### TASK BRIEF
Check each line of the listing below for the string "process", then give only the number of lines where it occurs.

### DATA IN THIS EXERCISE
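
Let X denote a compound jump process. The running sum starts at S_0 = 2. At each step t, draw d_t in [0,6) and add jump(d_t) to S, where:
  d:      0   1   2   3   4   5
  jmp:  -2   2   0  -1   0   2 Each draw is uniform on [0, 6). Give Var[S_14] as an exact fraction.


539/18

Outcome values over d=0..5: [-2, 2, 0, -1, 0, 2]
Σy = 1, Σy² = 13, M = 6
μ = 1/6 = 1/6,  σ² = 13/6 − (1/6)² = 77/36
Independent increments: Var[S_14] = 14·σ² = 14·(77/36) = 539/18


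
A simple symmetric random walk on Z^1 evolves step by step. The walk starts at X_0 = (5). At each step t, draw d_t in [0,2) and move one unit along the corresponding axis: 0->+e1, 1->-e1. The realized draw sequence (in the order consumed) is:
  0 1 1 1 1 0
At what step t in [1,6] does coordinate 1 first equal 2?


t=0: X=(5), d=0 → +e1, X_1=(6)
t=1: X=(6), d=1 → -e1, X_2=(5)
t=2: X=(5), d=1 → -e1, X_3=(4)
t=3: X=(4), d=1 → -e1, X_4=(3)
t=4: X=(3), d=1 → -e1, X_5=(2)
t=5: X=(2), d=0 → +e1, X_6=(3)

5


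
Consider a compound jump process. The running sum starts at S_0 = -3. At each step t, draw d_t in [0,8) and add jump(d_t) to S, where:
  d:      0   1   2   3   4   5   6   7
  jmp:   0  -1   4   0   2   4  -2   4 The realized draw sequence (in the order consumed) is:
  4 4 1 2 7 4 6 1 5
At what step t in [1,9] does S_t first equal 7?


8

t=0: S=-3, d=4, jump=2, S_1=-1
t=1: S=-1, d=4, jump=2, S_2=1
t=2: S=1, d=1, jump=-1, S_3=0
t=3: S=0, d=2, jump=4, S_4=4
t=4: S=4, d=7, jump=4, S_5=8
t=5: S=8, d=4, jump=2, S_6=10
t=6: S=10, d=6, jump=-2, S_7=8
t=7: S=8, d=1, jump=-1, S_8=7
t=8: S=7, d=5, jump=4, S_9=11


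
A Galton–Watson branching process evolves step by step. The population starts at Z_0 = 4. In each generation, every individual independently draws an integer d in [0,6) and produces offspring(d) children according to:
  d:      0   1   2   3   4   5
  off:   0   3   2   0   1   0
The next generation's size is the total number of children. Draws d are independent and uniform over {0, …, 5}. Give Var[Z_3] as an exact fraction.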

* * *

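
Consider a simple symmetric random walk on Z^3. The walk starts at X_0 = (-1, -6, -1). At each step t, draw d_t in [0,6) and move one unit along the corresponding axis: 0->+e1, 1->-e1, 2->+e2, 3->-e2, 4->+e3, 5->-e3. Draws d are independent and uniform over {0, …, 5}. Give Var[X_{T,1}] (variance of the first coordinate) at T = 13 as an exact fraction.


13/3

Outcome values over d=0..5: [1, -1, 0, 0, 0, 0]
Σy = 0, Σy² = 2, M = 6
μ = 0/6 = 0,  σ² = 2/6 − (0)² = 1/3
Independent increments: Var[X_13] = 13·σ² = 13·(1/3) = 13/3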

### TASK OUTPUT
3